(Saved entries)
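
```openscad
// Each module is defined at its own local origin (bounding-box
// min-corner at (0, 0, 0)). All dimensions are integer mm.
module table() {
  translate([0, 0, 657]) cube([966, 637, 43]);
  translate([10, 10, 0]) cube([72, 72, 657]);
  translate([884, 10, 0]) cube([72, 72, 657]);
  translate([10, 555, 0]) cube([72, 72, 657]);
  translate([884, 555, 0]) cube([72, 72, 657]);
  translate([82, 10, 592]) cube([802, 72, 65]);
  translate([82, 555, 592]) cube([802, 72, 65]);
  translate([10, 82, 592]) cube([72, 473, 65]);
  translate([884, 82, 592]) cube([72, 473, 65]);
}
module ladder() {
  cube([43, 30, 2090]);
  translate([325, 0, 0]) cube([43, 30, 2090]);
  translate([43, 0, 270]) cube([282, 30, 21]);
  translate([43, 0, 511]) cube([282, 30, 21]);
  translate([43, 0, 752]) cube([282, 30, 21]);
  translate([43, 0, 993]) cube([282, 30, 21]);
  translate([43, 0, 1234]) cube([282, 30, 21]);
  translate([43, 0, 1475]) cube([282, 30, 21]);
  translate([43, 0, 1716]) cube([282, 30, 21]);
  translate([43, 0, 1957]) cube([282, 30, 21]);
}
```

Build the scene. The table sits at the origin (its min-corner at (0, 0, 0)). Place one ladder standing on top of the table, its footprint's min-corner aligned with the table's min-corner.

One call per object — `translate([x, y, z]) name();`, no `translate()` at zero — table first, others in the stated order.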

* AIM OF THE TASK *
Each entry above should be output again, precisely as given.

* RESPONSE FOR THIS EXERCISE *
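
```openscad
// Each module is defined at its own local origin (bounding-box
// min-corner at (0, 0, 0)). All dimensions are integer mm.
module table() {
  translate([0, 0, 657]) cube([966, 637, 43]);
  translate([10, 10, 0]) cube([72, 72, 657]);
  translate([884, 10, 0]) cube([72, 72, 657]);
  translate([10, 555, 0]) cube([72, 72, 657]);
  translate([884, 555, 0]) cube([72, 72, 657]);
  translate([82, 10, 592]) cube([802, 72, 65]);
  translate([82, 555, 592]) cube([802, 72, 65]);
  translate([10, 82, 592]) cube([72, 473, 65]);
  translate([884, 82, 592]) cube([72, 473, 65]);
}
module ladder() {
  cube([43, 30, 2090]);
  translate([325, 0, 0]) cube([43, 30, 2090]);
  translate([43, 0, 270]) cube([282, 30, 21]);
  translate([43, 0, 511]) cube([282, 30, 21]);
  translate([43, 0, 752]) cube([282, 30, 21]);
  translate([43, 0, 993]) cube([282, 30, 21]);
  translate([43, 0, 1234]) cube([282, 30, 21]);
  translate([43, 0, 1475]) cube([282, 30, 21]);
  translate([43, 0, 1716]) cube([282, 30, 21]);
  translate([43, 0, 1957]) cube([282, 30, 21]);
}
```

Build the scene. The table sits at the origin (its min-corner at (0, 0, 0)). Place one ladder standing on top of the table, its footprint's min-corner aligned with the table's min-corner.

One call per object — `translate([x, y, z]) name();`, no `translate()` at zero — table first, others in the stated order.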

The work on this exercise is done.